TASK OBJECTIVE
When you reach the line containing "x^3 + 5 x + 36" in the entries below, start writing out each line exactly, and stop after the line containing "Using double-and-add on".

(Beginning of RECORDS FOR PROCESSING)

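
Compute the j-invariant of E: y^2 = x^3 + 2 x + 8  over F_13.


Delta = -16(4 a^3 + 27 b^2) mod 13 = 11
-1728 * (4 a)^3 = -1728 * (4*2)^3 mod 13 = 5
j = 5 * 11^(-1) mod 13 = 4

j = 4 (mod 13)


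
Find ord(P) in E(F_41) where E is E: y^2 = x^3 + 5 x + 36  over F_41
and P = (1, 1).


Compute successive multiples of P until we hit O:
  1P = (1, 1)
  2P = (14, 29)
  3P = (27, 25)
  4P = (9, 20)
  5P = (36, 3)
  6P = (36, 38)
  7P = (9, 21)
  8P = (27, 16)
  ... (continuing to 11P)
  11P = O

ord(P) = 11


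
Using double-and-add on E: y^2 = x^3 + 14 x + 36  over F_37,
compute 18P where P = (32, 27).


k = 18 = 10010_2 (binary, LSB first: 01001)
Double-and-add from P = (32, 27):
  bit 0 = 0: acc unchanged = O
  bit 1 = 1: acc = O + (36, 13) = (36, 13)
  bit 2 = 0: acc unchanged = (36, 13)
  bit 3 = 0: acc unchanged = (36, 13)
  bit 4 = 1: acc = (36, 13) + (5, 34) = (36, 24)

18P = (36, 24)


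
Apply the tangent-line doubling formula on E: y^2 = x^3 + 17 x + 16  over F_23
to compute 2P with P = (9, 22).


Doubling: s = (3 x1^2 + a) / (2 y1)
s = (3*9^2 + 17) / (2*22) mod 23 = 8
x3 = s^2 - 2 x1 mod 23 = 8^2 - 2*9 = 0
y3 = s (x1 - x3) - y1 mod 23 = 8 * (9 - 0) - 22 = 4

2P = (0, 4)


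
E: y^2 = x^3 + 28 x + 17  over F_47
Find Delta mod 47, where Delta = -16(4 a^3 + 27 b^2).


4 a^3 + 27 b^2 = 4*28^3 + 27*17^2 = 87808 + 7803 = 95611
Delta = -16 * (95611) = -1529776
Delta mod 47 = 27

Delta = 27 (mod 47)


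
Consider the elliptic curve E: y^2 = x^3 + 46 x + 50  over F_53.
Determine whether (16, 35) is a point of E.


Check whether y^2 = x^3 + 46 x + 50 (mod 53) for (x, y) = (16, 35).
LHS: y^2 = 35^2 mod 53 = 6
RHS: x^3 + 46 x + 50 = 16^3 + 46*16 + 50 mod 53 = 6
LHS = RHS

Yes, on the curve


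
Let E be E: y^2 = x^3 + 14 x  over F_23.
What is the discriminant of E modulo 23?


4 a^3 + 27 b^2 = 4*14^3 + 27*0^2 = 10976 + 0 = 10976
Delta = -16 * (10976) = -175616
Delta mod 23 = 12

Delta = 12 (mod 23)


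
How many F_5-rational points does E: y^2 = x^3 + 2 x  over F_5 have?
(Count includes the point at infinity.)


For each x in F_5, count y with y^2 = x^3 + 2 x + 0 mod 5:
  x = 0: RHS = 0, y in [0]  -> 1 point(s)
Affine points: 1. Add the point at infinity: total = 2.

#E(F_5) = 2


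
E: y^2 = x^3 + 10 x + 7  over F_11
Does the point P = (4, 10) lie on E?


Check whether y^2 = x^3 + 10 x + 7 (mod 11) for (x, y) = (4, 10).
LHS: y^2 = 10^2 mod 11 = 1
RHS: x^3 + 10 x + 7 = 4^3 + 10*4 + 7 mod 11 = 1
LHS = RHS

Yes, on the curve


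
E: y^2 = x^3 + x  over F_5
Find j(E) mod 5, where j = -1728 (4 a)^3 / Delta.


Delta = -16(4 a^3 + 27 b^2) mod 5 = 1
-1728 * (4 a)^3 = -1728 * (4*1)^3 mod 5 = 3
j = 3 * 1^(-1) mod 5 = 3

j = 3 (mod 5)


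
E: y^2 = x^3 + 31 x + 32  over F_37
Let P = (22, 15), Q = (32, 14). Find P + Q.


P != Q, so use the chord formula.
s = (y2 - y1) / (x2 - x1) = (36) / (10) mod 37 = 11
x3 = s^2 - x1 - x2 mod 37 = 11^2 - 22 - 32 = 30
y3 = s (x1 - x3) - y1 mod 37 = 11 * (22 - 30) - 15 = 8

P + Q = (30, 8)


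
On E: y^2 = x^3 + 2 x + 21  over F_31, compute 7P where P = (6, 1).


k = 7 = 111_2 (binary, LSB first: 111)
Double-and-add from P = (6, 1):
  bit 0 = 1: acc = O + (6, 1) = (6, 1)
  bit 1 = 1: acc = (6, 1) + (6, 30) = O
  bit 2 = 1: acc = O + (6, 1) = (6, 1)

7P = (6, 1)


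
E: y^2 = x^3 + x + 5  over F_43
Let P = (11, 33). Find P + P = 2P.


Doubling: s = (3 x1^2 + a) / (2 y1)
s = (3*11^2 + 1) / (2*33) mod 43 = 42
x3 = s^2 - 2 x1 mod 43 = 42^2 - 2*11 = 22
y3 = s (x1 - x3) - y1 mod 43 = 42 * (11 - 22) - 33 = 21

2P = (22, 21)


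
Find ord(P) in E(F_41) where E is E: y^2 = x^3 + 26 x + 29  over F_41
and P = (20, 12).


Compute successive multiples of P until we hit O:
  1P = (20, 12)
  2P = (9, 34)
  3P = (16, 21)
  4P = (28, 6)
  5P = (32, 38)
  6P = (29, 30)
  7P = (37, 36)
  8P = (26, 35)
  ... (continuing to 47P)
  47P = O

ord(P) = 47


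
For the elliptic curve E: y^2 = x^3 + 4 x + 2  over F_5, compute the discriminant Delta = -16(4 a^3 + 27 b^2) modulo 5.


4 a^3 + 27 b^2 = 4*4^3 + 27*2^2 = 256 + 108 = 364
Delta = -16 * (364) = -5824
Delta mod 5 = 1

Delta = 1 (mod 5)


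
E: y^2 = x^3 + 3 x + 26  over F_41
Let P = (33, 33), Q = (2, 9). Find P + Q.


P != Q, so use the chord formula.
s = (y2 - y1) / (x2 - x1) = (17) / (10) mod 41 = 14
x3 = s^2 - x1 - x2 mod 41 = 14^2 - 33 - 2 = 38
y3 = s (x1 - x3) - y1 mod 41 = 14 * (33 - 38) - 33 = 20

P + Q = (38, 20)


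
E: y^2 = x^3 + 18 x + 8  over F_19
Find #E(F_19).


For each x in F_19, count y with y^2 = x^3 + 18 x + 8 mod 19:
  x = 4: RHS = 11, y in [7, 12]  -> 2 point(s)
  x = 6: RHS = 9, y in [3, 16]  -> 2 point(s)
  x = 9: RHS = 6, y in [5, 14]  -> 2 point(s)
  x = 11: RHS = 17, y in [6, 13]  -> 2 point(s)
  x = 13: RHS = 7, y in [8, 11]  -> 2 point(s)
  x = 15: RHS = 5, y in [9, 10]  -> 2 point(s)
Affine points: 12. Add the point at infinity: total = 13.

#E(F_19) = 13


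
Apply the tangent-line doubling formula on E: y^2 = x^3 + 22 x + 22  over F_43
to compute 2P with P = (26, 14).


Doubling: s = (3 x1^2 + a) / (2 y1)
s = (3*26^2 + 22) / (2*14) mod 43 = 21
x3 = s^2 - 2 x1 mod 43 = 21^2 - 2*26 = 2
y3 = s (x1 - x3) - y1 mod 43 = 21 * (26 - 2) - 14 = 17

2P = (2, 17)


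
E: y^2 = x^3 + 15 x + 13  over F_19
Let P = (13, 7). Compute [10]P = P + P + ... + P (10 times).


k = 10 = 1010_2 (binary, LSB first: 0101)
Double-and-add from P = (13, 7):
  bit 0 = 0: acc unchanged = O
  bit 1 = 1: acc = O + (16, 6) = (16, 6)
  bit 2 = 0: acc unchanged = (16, 6)
  bit 3 = 1: acc = (16, 6) + (18, 4) = (5, 2)

10P = (5, 2)


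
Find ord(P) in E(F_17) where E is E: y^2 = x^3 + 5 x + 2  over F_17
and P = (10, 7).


Compute successive multiples of P until we hit O:
  1P = (10, 7)
  2P = (16, 8)
  3P = (0, 6)
  4P = (15, 1)
  5P = (5, 4)
  6P = (1, 12)
  7P = (4, 1)
  8P = (4, 16)
  ... (continuing to 15P)
  15P = O

ord(P) = 15


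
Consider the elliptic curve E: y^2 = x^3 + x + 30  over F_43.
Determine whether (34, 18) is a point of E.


Check whether y^2 = x^3 + 1 x + 30 (mod 43) for (x, y) = (34, 18).
LHS: y^2 = 18^2 mod 43 = 23
RHS: x^3 + 1 x + 30 = 34^3 + 1*34 + 30 mod 43 = 23
LHS = RHS

Yes, on the curve


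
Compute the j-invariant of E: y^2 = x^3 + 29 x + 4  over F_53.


Delta = -16(4 a^3 + 27 b^2) mod 53 = 38
-1728 * (4 a)^3 = -1728 * (4*29)^3 mod 53 = 12
j = 12 * 38^(-1) mod 53 = 31

j = 31 (mod 53)


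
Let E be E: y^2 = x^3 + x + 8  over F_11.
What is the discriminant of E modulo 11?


4 a^3 + 27 b^2 = 4*1^3 + 27*8^2 = 4 + 1728 = 1732
Delta = -16 * (1732) = -27712
Delta mod 11 = 8

Delta = 8 (mod 11)


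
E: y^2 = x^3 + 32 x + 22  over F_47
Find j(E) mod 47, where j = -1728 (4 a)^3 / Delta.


Delta = -16(4 a^3 + 27 b^2) mod 47 = 3
-1728 * (4 a)^3 = -1728 * (4*32)^3 mod 47 = 38
j = 38 * 3^(-1) mod 47 = 44

j = 44 (mod 47)


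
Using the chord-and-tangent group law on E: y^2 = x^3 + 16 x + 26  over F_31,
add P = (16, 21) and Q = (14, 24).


P != Q, so use the chord formula.
s = (y2 - y1) / (x2 - x1) = (3) / (29) mod 31 = 14
x3 = s^2 - x1 - x2 mod 31 = 14^2 - 16 - 14 = 11
y3 = s (x1 - x3) - y1 mod 31 = 14 * (16 - 11) - 21 = 18

P + Q = (11, 18)


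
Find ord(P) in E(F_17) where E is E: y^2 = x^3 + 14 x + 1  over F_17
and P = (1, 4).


Compute successive multiples of P until we hit O:
  1P = (1, 4)
  2P = (15, 13)
  3P = (10, 6)
  4P = (5, 14)
  5P = (13, 0)
  6P = (5, 3)
  7P = (10, 11)
  8P = (15, 4)
  ... (continuing to 10P)
  10P = O

ord(P) = 10


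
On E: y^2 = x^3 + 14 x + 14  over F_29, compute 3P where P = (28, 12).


k = 3 = 11_2 (binary, LSB first: 11)
Double-and-add from P = (28, 12):
  bit 0 = 1: acc = O + (28, 12) = (28, 12)
  bit 1 = 1: acc = (28, 12) + (24, 15) = (12, 5)

3P = (12, 5)


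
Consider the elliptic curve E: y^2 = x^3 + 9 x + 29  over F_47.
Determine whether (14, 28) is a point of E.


Check whether y^2 = x^3 + 9 x + 29 (mod 47) for (x, y) = (14, 28).
LHS: y^2 = 28^2 mod 47 = 32
RHS: x^3 + 9 x + 29 = 14^3 + 9*14 + 29 mod 47 = 32
LHS = RHS

Yes, on the curve


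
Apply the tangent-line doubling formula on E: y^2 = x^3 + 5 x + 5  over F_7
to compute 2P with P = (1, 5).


Doubling: s = (3 x1^2 + a) / (2 y1)
s = (3*1^2 + 5) / (2*5) mod 7 = 5
x3 = s^2 - 2 x1 mod 7 = 5^2 - 2*1 = 2
y3 = s (x1 - x3) - y1 mod 7 = 5 * (1 - 2) - 5 = 4

2P = (2, 4)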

(End of RECORDS FOR PROCESSING)

EXPECTED ANSWER
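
Find ord(P) in E(F_41) where E is E: y^2 = x^3 + 5 x + 36  over F_41
and P = (1, 1).


Compute successive multiples of P until we hit O:
  1P = (1, 1)
  2P = (14, 29)
  3P = (27, 25)
  4P = (9, 20)
  5P = (36, 3)
  6P = (36, 38)
  7P = (9, 21)
  8P = (27, 16)
  ... (continuing to 11P)
  11P = O

ord(P) = 11


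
Using double-and-add on E: y^2 = x^3 + 14 x + 36  over F_37,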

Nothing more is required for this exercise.